Recorded data:
● ● ● ● ●
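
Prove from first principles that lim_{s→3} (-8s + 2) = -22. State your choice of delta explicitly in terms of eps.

Fix eps > 0. We need delta > 0 so that 0 < |s − 3| < delta implies |(-8s + 2) + 22| < eps.
Since (-8s + 2) + 22 = -8(s − 3), we have |(-8s + 2) + 22| = 8|s − 3|.
So 8|s − 3| < eps exactly when |s − 3| < eps/8.
Take delta = eps/8. If 0 < |s − 3| < delta then |(-8s + 2) + 22| = 8|s − 3| < 8·(eps/8) = eps.

delta = eps/8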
● ● ● ● ●
### What the exercise asks
Return the entries above exactly, each one complete.

### Task result
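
Prove from first principles that lim_{s→3} (-8s + 2) = -22. State your choice of delta explicitly in terms of eps.

Fix eps > 0. We need delta > 0 so that 0 < |s − 3| < delta implies |(-8s + 2) + 22| < eps.
Since (-8s + 2) + 22 = -8(s − 3), we have |(-8s + 2) + 22| = 8|s − 3|.
So 8|s − 3| < eps exactly when |s − 3| < eps/8.
Take delta = eps/8. If 0 < |s − 3| < delta then |(-8s + 2) + 22| = 8|s − 3| < 8·(eps/8) = eps.

delta = eps/8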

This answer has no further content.